Retype all of the records precisely.

# # # #

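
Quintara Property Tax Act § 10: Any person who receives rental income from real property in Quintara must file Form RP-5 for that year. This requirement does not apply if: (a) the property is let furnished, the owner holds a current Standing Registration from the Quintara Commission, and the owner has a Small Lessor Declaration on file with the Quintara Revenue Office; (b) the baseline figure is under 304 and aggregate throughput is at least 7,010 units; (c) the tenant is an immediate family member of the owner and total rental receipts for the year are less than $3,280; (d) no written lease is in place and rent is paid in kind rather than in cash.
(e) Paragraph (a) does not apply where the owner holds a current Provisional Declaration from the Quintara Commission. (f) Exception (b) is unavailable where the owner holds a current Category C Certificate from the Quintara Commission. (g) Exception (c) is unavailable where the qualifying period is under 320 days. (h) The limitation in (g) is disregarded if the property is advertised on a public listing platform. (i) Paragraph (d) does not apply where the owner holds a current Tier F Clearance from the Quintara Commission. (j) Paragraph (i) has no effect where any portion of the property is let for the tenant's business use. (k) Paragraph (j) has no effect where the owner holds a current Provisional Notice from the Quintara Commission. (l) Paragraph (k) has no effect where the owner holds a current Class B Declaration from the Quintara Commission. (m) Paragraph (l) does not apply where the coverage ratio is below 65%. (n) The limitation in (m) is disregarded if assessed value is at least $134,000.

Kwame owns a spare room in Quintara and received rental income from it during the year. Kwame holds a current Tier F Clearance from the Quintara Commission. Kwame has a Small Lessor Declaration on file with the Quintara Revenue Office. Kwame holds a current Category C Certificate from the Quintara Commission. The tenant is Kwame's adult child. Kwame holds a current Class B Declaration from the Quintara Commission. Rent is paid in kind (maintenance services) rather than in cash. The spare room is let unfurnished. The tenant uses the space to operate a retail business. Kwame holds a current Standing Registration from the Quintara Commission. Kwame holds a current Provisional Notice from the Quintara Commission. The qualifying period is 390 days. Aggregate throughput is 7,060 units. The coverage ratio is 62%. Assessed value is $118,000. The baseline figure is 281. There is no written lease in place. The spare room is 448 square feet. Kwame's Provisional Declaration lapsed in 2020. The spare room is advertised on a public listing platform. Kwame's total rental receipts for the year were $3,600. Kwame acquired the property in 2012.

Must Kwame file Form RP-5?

Yes — Kwame must file Form RP-5.

Exception (a) does not apply: the property is let unfurnished.
Exception (b) is satisfied on its face — the baseline figure is 281, under the 304 limit; aggregate throughput is 7,060 units, meeting the 7,010 units threshold. However, paragraph (f) must be considered: (f) operates against (b): a current Category C Certificate is held. So (b) is unavailable.
Exception (c) requires that total rental receipts for the year are less than $3,280; but total rental receipts for the year are $3,600, not less than $3,280, so (c) is unavailable.
Exception (d) is satisfied on its face — there is no written lease; rent is paid in kind. But applying paragraphs (i)–(n): (i) applies — a current Tier F Clearance is held. (j) is triggered (the space is let for business use), but is overridden by (k): (k) operates against (j): a current Provisional Notice is held. (l) operates (a current Class B Declaration is held), but is set aside by (m): (m) applies — the coverage ratio is 62%, below the 65% limit. (n), which would lift (m), is not engaged — assessed value is $118,000, short of $134,000. Exception (d) does not apply.
Every exception is unavailable, so the rule governs.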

# # # #

» **Solution to this task**
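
Quintara Property Tax Act § 10: Any person who receives rental income from real property in Quintara must file Form RP-5 for that year. This requirement does not apply if: (a) the property is let furnished, the owner holds a current Standing Registration from the Quintara Commission, and the owner has a Small Lessor Declaration on file with the Quintara Revenue Office; (b) the baseline figure is under 304 and aggregate throughput is at least 7,010 units; (c) the tenant is an immediate family member of the owner and total rental receipts for the year are less than $3,280; (d) no written lease is in place and rent is paid in kind rather than in cash.
(e) Paragraph (a) does not apply where the owner holds a current Provisional Declaration from the Quintara Commission. (f) Exception (b) is unavailable where the owner holds a current Category C Certificate from the Quintara Commission. (g) Exception (c) is unavailable where the qualifying period is under 320 days. (h) The limitation in (g) is disregarded if the property is advertised on a public listing platform. (i) Paragraph (d) does not apply where the owner holds a current Tier F Clearance from the Quintara Commission. (j) Paragraph (i) has no effect where any portion of the property is let for the tenant's business use. (k) Paragraph (j) has no effect where the owner holds a current Provisional Notice from the Quintara Commission. (l) Paragraph (k) has no effect where the owner holds a current Class B Declaration from the Quintara Commission. (m) Paragraph (l) does not apply where the coverage ratio is below 65%. (n) The limitation in (m) is disregarded if assessed value is at least $134,000.

Kwame owns a spare room in Quintara and received rental income from it during the year. Kwame holds a current Tier F Clearance from the Quintara Commission. Kwame has a Small Lessor Declaration on file with the Quintara Revenue Office. Kwame holds a current Category C Certificate from the Quintara Commission. The tenant is Kwame's adult child. Kwame holds a current Class B Declaration from the Quintara Commission. Rent is paid in kind (maintenance services) rather than in cash. The spare room is let unfurnished. The tenant uses the space to operate a retail business. Kwame holds a current Standing Registration from the Quintara Commission. Kwame holds a current Provisional Notice from the Quintara Commission. The qualifying period is 390 days. Aggregate throughput is 7,060 units. The coverage ratio is 62%. Assessed value is $118,000. The baseline figure is 281. There is no written lease in place. The spare room is 448 square feet. Kwame's Provisional Declaration lapsed in 2020. The spare room is advertised on a public listing platform. Kwame's total rental receipts for the year were $3,600. Kwame acquired the property in 2012.

Must Kwame file Form RP-5?

Yes — Kwame must file Form RP-5.

Exception (a) does not apply: the property is let unfurnished.
Exception (b) is satisfied on its face — the baseline figure is 281, under the 304 limit; aggregate throughput is 7,060 units, meeting the 7,010 units threshold. However, paragraph (f) must be considered: (f) operates against (b): a current Category C Certificate is held. So (b) is unavailable.
Exception (c) requires that total rental receipts for the year are less than $3,280; but total rental receipts for the year are $3,600, not less than $3,280, so (c) is unavailable.
Exception (d) is satisfied on its face — there is no written lease; rent is paid in kind. But applying paragraphs (i)–(n): (i) applies — a current Tier F Clearance is held. (j) is triggered (the space is let for business use), but is overridden by (k): (k) operates against (j): a current Provisional Notice is held. (l) operates (a current Class B Declaration is held), but is set aside by (m): (m) applies — the coverage ratio is 62%, below the 65% limit. (n), which would lift (m), is not engaged — assessed value is $118,000, short of $134,000. Exception (d) does not apply.
Every exception is unavailable, so the rule governs.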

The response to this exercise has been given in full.